▶ **ASSIGNMENT**
Below are entries. Copy exactly the lines running from the line that holds "Using this crib, determine" to the line that holds "bytes, 12 bytes)", with both ends included.

▶ **TASK DATA**

----------------------------------------

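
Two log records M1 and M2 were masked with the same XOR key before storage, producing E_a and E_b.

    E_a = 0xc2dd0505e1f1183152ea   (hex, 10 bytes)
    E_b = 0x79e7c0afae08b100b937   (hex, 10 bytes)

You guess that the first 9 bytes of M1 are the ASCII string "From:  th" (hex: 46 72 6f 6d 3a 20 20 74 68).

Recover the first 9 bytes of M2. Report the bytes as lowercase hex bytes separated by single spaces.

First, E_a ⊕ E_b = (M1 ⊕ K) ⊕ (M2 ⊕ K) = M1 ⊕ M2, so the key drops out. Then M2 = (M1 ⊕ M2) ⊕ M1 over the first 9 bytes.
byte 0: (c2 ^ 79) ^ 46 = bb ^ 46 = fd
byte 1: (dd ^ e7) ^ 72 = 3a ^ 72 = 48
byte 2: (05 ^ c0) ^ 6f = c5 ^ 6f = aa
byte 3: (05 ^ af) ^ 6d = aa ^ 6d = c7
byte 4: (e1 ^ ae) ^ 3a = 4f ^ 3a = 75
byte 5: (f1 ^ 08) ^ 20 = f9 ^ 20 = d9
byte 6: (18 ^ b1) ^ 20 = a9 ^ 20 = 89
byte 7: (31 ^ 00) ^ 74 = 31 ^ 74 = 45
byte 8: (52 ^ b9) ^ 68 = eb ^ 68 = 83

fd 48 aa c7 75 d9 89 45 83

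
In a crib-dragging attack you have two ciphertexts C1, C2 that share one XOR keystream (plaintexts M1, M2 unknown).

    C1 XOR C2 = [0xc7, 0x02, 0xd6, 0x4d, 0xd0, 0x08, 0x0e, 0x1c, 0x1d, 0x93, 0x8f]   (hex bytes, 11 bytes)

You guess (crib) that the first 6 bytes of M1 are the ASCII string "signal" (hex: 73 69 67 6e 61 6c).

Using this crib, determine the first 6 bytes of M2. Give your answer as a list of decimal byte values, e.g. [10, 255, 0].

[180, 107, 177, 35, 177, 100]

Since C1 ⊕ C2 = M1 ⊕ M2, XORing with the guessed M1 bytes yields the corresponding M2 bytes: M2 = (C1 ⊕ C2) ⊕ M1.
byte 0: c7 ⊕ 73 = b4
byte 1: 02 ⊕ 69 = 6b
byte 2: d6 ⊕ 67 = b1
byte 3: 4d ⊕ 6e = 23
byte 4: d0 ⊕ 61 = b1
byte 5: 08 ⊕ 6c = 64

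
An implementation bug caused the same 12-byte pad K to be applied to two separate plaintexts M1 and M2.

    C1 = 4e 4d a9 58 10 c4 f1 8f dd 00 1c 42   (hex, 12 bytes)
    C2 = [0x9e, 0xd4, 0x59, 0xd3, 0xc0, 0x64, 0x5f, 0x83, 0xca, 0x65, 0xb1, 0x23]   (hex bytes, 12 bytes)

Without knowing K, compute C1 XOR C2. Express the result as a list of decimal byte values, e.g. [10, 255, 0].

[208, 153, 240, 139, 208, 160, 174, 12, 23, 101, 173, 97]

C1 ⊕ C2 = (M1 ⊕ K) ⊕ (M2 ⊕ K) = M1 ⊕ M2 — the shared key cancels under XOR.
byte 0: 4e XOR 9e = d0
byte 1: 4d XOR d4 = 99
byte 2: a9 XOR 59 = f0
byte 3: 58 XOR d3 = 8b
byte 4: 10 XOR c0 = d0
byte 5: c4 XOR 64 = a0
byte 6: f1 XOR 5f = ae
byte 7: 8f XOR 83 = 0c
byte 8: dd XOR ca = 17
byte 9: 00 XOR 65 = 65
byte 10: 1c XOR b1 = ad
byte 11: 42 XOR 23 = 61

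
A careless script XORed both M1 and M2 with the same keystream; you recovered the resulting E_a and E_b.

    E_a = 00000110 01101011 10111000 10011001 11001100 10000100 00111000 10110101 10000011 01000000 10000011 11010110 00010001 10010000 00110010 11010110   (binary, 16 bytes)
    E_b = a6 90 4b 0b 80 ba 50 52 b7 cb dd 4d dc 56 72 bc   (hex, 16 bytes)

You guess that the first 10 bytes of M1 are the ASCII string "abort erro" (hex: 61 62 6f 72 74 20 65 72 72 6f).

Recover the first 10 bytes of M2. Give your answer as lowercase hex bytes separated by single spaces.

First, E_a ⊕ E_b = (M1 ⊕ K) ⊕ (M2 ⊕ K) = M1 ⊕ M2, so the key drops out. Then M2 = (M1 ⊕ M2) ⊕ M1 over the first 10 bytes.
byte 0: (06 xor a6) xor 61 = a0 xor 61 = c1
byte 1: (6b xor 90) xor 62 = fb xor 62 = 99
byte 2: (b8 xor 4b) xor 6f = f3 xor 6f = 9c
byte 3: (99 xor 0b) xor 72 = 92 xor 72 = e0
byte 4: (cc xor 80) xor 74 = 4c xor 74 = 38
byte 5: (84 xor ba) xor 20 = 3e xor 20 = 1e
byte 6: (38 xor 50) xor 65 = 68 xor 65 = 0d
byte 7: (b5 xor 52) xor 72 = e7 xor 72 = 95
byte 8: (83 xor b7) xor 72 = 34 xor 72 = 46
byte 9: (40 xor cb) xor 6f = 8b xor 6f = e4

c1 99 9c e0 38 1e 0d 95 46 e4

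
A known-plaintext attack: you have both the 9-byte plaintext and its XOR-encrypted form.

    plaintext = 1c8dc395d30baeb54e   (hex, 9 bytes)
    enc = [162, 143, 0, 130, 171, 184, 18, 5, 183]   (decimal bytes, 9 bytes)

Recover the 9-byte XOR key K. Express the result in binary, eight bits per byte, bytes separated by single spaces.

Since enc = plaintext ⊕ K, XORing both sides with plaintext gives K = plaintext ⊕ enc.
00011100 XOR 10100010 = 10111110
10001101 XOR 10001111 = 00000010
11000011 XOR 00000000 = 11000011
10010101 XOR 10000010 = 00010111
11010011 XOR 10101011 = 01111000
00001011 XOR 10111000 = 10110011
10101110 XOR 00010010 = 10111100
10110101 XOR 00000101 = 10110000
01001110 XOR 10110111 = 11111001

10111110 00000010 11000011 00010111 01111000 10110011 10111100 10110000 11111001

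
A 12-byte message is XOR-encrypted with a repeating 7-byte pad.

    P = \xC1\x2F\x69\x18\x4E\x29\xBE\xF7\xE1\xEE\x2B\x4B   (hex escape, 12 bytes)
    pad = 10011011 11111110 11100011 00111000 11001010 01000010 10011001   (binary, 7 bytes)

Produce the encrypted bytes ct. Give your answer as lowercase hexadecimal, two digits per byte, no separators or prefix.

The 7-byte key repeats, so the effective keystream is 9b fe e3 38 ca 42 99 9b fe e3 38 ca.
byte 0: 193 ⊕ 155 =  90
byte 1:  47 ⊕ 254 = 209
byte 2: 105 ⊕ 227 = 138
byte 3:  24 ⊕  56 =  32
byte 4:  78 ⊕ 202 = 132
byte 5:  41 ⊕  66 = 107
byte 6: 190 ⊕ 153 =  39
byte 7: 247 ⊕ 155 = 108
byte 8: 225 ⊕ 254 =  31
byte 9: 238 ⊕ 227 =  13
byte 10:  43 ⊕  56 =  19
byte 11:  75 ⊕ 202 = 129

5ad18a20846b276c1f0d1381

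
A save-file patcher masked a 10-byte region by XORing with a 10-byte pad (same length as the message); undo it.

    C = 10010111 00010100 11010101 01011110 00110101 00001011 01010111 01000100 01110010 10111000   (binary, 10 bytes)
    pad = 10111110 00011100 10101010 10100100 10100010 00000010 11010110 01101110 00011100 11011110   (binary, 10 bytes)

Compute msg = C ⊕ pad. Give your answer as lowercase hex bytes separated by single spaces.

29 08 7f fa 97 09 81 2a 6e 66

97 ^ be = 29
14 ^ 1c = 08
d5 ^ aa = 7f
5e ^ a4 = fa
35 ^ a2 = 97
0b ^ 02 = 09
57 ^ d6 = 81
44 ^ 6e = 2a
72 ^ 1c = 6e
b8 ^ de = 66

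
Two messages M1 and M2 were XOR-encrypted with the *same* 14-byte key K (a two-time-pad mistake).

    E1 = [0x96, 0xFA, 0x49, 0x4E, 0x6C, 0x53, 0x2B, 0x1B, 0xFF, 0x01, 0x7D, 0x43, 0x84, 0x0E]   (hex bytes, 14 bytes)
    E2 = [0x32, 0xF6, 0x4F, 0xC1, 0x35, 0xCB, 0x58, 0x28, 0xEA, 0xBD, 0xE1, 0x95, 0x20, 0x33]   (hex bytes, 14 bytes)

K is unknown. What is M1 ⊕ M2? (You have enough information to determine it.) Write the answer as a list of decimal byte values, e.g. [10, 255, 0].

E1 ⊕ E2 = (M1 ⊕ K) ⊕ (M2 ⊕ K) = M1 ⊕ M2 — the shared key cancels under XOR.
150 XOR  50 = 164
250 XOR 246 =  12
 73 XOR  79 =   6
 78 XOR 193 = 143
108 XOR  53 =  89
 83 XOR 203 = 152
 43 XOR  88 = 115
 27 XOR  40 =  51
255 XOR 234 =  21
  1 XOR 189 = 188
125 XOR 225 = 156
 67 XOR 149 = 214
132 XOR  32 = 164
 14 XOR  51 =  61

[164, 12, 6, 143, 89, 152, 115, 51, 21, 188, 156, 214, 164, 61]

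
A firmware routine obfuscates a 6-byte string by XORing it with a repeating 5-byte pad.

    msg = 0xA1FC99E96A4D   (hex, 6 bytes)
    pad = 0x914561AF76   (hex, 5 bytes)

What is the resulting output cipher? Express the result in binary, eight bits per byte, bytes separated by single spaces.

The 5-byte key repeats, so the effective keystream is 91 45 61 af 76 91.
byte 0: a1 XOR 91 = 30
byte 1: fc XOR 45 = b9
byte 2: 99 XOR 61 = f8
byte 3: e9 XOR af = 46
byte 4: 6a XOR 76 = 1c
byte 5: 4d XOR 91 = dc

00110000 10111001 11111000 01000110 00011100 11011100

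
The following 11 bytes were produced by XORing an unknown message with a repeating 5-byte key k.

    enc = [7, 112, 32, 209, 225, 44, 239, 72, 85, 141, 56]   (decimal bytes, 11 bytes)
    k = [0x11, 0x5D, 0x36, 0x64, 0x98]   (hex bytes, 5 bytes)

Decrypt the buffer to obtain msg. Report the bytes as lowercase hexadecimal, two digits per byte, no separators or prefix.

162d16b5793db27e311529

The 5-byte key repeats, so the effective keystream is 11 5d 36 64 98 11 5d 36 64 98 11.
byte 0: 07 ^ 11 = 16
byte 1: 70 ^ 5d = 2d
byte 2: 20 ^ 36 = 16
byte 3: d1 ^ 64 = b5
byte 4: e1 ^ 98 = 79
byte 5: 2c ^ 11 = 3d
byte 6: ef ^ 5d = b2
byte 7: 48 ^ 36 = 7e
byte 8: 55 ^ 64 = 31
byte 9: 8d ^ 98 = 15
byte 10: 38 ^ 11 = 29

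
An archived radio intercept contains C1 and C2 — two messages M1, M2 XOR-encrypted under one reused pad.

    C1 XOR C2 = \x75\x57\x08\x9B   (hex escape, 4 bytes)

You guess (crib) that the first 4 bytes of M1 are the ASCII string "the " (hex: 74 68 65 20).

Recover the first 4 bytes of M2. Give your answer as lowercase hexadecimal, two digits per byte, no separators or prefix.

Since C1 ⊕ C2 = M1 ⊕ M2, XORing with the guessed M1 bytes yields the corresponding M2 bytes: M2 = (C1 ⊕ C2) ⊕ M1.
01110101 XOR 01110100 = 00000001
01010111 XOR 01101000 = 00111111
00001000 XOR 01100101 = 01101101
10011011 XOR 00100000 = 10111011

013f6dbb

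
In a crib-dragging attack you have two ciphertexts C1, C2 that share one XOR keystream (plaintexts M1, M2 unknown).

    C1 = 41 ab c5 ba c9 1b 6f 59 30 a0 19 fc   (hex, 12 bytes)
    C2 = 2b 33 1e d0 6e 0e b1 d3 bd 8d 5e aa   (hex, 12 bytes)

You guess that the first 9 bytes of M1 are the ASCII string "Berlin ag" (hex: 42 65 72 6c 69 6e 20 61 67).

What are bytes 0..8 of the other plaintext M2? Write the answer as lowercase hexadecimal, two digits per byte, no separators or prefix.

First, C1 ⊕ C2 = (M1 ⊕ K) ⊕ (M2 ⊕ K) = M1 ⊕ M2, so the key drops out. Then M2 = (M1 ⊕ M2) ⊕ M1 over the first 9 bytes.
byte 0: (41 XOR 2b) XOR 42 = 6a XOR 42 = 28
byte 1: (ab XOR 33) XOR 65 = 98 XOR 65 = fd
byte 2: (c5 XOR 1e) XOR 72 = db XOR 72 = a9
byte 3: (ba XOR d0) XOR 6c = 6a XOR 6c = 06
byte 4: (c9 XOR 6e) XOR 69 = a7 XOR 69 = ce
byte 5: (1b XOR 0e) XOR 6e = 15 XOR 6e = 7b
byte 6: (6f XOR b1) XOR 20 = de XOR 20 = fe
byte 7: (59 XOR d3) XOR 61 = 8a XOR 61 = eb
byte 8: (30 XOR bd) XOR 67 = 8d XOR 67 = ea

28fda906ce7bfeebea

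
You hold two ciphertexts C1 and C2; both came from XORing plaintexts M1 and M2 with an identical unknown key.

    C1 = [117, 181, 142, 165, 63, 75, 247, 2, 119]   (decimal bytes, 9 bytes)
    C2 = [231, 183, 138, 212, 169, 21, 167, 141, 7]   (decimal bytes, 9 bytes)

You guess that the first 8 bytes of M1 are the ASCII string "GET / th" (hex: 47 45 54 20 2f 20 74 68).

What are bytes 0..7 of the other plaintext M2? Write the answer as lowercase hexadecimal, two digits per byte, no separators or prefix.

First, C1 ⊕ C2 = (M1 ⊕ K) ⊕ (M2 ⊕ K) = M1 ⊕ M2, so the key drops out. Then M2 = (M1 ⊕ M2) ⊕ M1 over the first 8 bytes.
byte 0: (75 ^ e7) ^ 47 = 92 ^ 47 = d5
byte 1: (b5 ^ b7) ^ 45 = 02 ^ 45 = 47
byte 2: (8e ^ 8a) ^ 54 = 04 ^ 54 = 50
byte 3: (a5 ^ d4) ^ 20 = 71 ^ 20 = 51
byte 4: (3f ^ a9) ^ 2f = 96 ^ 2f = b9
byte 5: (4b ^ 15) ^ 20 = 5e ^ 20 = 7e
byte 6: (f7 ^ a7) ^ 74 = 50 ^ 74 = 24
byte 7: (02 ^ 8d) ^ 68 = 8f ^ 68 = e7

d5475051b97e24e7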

----------------------------------------

▶ **SOLUTION TO THIS EXERCISE**
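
Using this crib, determine the first 6 bytes of M2. Give your answer as a list of decimal byte values, e.g. [10, 255, 0].

[180, 107, 177, 35, 177, 100]

Since C1 ⊕ C2 = M1 ⊕ M2, XORing with the guessed M1 bytes yields the corresponding M2 bytes: M2 = (C1 ⊕ C2) ⊕ M1.
byte 0: c7 ⊕ 73 = b4
byte 1: 02 ⊕ 69 = 6b
byte 2: d6 ⊕ 67 = b1
byte 3: 4d ⊕ 6e = 23
byte 4: d0 ⊕ 61 = b1
byte 5: 08 ⊕ 6c = 64

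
An implementation bug caused the same 12-byte pad K to be applied to two separate plaintexts M1 and M2.

    C1 = 4e 4d a9 58 10 c4 f1 8f dd 00 1c 42   (hex, 12 bytes)
    C2 = [0x9e, 0xd4, 0x59, 0xd3, 0xc0, 0x64, 0x5f, 0x83, 0xca, 0x65, 0xb1, 0x23]   (hex bytes, 12 bytes)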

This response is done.